WHAT YOU NEED TO DO —
Transcription of the full listing is required, character for character.

+++ RECORDS

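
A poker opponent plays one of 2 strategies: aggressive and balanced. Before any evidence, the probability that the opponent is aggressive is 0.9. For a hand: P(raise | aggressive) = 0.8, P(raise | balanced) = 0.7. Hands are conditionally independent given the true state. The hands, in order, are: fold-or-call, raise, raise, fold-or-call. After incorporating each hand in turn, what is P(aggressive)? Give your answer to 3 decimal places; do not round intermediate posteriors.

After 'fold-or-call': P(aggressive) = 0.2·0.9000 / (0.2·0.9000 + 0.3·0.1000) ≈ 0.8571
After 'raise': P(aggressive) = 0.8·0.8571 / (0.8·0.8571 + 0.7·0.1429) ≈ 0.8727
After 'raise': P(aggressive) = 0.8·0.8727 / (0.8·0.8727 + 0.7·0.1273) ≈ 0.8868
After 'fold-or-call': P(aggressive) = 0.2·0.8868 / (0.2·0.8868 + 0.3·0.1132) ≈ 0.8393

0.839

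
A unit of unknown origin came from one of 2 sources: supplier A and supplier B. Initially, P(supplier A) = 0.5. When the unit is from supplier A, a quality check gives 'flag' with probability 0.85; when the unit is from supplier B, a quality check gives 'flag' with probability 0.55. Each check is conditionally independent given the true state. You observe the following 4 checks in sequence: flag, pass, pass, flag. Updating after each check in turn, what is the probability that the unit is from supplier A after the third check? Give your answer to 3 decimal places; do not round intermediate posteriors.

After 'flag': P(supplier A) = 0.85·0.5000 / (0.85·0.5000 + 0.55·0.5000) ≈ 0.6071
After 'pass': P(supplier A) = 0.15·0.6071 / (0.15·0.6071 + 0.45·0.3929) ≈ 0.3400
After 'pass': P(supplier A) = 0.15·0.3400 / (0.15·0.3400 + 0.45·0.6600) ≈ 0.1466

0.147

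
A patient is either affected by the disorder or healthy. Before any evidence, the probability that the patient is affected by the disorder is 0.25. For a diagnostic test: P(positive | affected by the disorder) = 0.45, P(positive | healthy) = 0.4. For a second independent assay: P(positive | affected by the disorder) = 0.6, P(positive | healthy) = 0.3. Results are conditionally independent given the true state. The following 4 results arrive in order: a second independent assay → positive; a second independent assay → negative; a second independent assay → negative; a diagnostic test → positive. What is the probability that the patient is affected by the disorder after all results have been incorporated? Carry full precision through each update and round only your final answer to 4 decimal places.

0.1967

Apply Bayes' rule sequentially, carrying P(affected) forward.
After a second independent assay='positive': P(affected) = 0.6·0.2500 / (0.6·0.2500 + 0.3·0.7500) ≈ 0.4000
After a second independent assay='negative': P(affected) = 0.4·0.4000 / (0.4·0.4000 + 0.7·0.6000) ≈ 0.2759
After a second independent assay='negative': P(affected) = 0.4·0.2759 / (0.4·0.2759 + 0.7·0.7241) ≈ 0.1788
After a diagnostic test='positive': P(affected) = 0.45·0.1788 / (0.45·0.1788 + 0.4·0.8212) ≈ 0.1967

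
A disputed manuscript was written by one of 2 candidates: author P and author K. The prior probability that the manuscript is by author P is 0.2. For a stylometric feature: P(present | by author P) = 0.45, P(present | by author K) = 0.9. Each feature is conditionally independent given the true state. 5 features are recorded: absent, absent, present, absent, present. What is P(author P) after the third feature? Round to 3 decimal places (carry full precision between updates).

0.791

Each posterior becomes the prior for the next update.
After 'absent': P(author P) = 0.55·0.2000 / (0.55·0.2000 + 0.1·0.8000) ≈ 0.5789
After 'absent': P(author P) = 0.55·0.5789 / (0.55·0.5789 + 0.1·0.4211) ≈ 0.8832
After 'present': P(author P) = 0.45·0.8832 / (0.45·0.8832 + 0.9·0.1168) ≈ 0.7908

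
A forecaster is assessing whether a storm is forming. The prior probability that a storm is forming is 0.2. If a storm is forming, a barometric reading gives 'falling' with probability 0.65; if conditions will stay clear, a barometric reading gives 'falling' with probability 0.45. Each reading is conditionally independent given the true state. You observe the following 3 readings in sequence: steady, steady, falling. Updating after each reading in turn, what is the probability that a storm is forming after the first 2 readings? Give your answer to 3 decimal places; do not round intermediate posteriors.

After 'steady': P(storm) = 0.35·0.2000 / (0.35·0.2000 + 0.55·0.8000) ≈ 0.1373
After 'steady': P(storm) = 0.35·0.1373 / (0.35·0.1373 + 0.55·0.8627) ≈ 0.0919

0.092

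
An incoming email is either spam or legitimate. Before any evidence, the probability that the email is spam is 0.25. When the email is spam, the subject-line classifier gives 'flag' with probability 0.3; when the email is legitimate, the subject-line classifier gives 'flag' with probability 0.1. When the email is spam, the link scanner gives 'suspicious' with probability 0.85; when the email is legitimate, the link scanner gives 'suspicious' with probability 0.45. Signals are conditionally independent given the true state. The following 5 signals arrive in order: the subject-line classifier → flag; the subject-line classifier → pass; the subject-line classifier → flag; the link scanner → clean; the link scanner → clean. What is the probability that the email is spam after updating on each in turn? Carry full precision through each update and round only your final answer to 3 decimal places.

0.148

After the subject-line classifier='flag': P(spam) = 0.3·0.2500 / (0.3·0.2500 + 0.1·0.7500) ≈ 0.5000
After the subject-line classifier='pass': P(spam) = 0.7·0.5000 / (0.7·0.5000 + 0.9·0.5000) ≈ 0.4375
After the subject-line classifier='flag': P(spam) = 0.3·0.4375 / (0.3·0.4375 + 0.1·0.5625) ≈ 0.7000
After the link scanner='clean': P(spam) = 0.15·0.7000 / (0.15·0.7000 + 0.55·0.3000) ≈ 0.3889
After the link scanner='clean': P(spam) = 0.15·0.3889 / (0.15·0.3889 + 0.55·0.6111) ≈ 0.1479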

++++++

EXERCISE RESULT —
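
A poker opponent plays one of 2 strategies: aggressive and balanced. Before any evidence, the probability that the opponent is aggressive is 0.9. For a hand: P(raise | aggressive) = 0.8, P(raise | balanced) = 0.7. Hands are conditionally independent given the true state. The hands, in order, are: fold-or-call, raise, raise, fold-or-call. After incorporating each hand in turn, what is P(aggressive)? Give your answer to 3 decimal places; do not round intermediate posteriors.

After 'fold-or-call': P(aggressive) = 0.2·0.9000 / (0.2·0.9000 + 0.3·0.1000) ≈ 0.8571
After 'raise': P(aggressive) = 0.8·0.8571 / (0.8·0.8571 + 0.7·0.1429) ≈ 0.8727
After 'raise': P(aggressive) = 0.8·0.8727 / (0.8·0.8727 + 0.7·0.1273) ≈ 0.8868
After 'fold-or-call': P(aggressive) = 0.2·0.8868 / (0.2·0.8868 + 0.3·0.1132) ≈ 0.8393

0.839

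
A unit of unknown origin came from one of 2 sources: supplier A and supplier B. Initially, P(supplier A) = 0.5. When the unit is from supplier A, a quality check gives 'flag' with probability 0.85; when the unit is from supplier B, a quality check gives 'flag' with probability 0.55. Each check is conditionally independent given the true state. You observe the following 4 checks in sequence: flag, pass, pass, flag. Updating after each check in turn, what is the probability that the unit is from supplier A after the third check? Give your answer to 3 decimal places; do not round intermediate posteriors.

After 'flag': P(supplier A) = 0.85·0.5000 / (0.85·0.5000 + 0.55·0.5000) ≈ 0.6071
After 'pass': P(supplier A) = 0.15·0.6071 / (0.15·0.6071 + 0.45·0.3929) ≈ 0.3400
After 'pass': P(supplier A) = 0.15·0.3400 / (0.15·0.3400 + 0.45·0.6600) ≈ 0.1466

0.147

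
A patient is either affected by the disorder or healthy. Before any evidence, the probability that the patient is affected by the disorder is 0.25. For a diagnostic test: P(positive | affected by the disorder) = 0.45, P(positive | healthy) = 0.4. For a second independent assay: P(positive | affected by the disorder) = 0.6, P(positive | healthy) = 0.3. Results are conditionally independent given the true state. The following 4 results arrive in order: a second independent assay → positive; a second independent assay → negative; a second independent assay → negative; a diagnostic test → positive. What is the probability that the patient is affected by the disorder after all results have been incorporated? Carry full precision through each update and round only your final answer to 4 decimal places.

0.1967

Apply Bayes' rule sequentially, carrying P(affected) forward.
After a second independent assay='positive': P(affected) = 0.6·0.2500 / (0.6·0.2500 + 0.3·0.7500) ≈ 0.4000
After a second independent assay='negative': P(affected) = 0.4·0.4000 / (0.4·0.4000 + 0.7·0.6000) ≈ 0.2759
After a second independent assay='negative': P(affected) = 0.4·0.2759 / (0.4·0.2759 + 0.7·0.7241) ≈ 0.1788
After a diagnostic test='positive': P(affected) = 0.45·0.1788 / (0.45·0.1788 + 0.4·0.8212) ≈ 0.1967

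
A disputed manuscript was written by one of 2 candidates: author P and author K. The prior probability that the manuscript is by author P is 0.2. For a stylometric feature: P(present | by author P) = 0.45, P(present | by author K) = 0.9. Each feature is conditionally independent given the true state. 5 features are recorded: absent, absent, present, absent, present. What is P(author P) after the third feature? Round to 3 decimal places (carry full precision between updates).

0.791

Each posterior becomes the prior for the next update.
After 'absent': P(author P) = 0.55·0.2000 / (0.55·0.2000 + 0.1·0.8000) ≈ 0.5789
After 'absent': P(author P) = 0.55·0.5789 / (0.55·0.5789 + 0.1·0.4211) ≈ 0.8832
After 'present': P(author P) = 0.45·0.8832 / (0.45·0.8832 + 0.9·0.1168) ≈ 0.7908

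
A forecaster is assessing whether a storm is forming. The prior probability that a storm is forming is 0.2. If a storm is forming, a barometric reading gives 'falling' with probability 0.65; if conditions will stay clear, a barometric reading gives 'falling' with probability 0.45. Each reading is conditionally independent given the true state. You observe the following 3 readings in sequence: steady, steady, falling. Updating after each reading in turn, what is the probability that a storm is forming after the first 2 readings? Give your answer to 3 decimal places; do not round intermediate posteriors.

After 'steady': P(storm) = 0.35·0.2000 / (0.35·0.2000 + 0.55·0.8000) ≈ 0.1373
After 'steady': P(storm) = 0.35·0.1373 / (0.35·0.1373 + 0.55·0.8627) ≈ 0.0919

0.092

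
An incoming email is either spam or legitimate. Before any evidence, the probability that the email is spam is 0.25. When the email is spam, the subject-line classifier gives 'flag' with probability 0.3; when the email is legitimate, the subject-line classifier gives 'flag' with probability 0.1. When the email is spam, the link scanner gives 'suspicious' with probability 0.85; when the email is legitimate, the link scanner gives 'suspicious' with probability 0.45. Signals are conditionally independent given the true state. The following 5 signals arrive in order: the subject-line classifier → flag; the subject-line classifier → pass; the subject-line classifier → flag; the link scanner → clean; the link scanner → clean. What is the probability that the email is spam after updating on each in turn? Carry full precision through each update and round only your final answer to 3 decimal places.

0.148

After the subject-line classifier='flag': P(spam) = 0.3·0.2500 / (0.3·0.2500 + 0.1·0.7500) ≈ 0.5000
After the subject-line classifier='pass': P(spam) = 0.7·0.5000 / (0.7·0.5000 + 0.9·0.5000) ≈ 0.4375
After the subject-line classifier='flag': P(spam) = 0.3·0.4375 / (0.3·0.4375 + 0.1·0.5625) ≈ 0.7000
After the link scanner='clean': P(spam) = 0.15·0.7000 / (0.15·0.7000 + 0.55·0.3000) ≈ 0.3889
After the link scanner='clean': P(spam) = 0.15·0.3889 / (0.15·0.3889 + 0.55·0.6111) ≈ 0.1479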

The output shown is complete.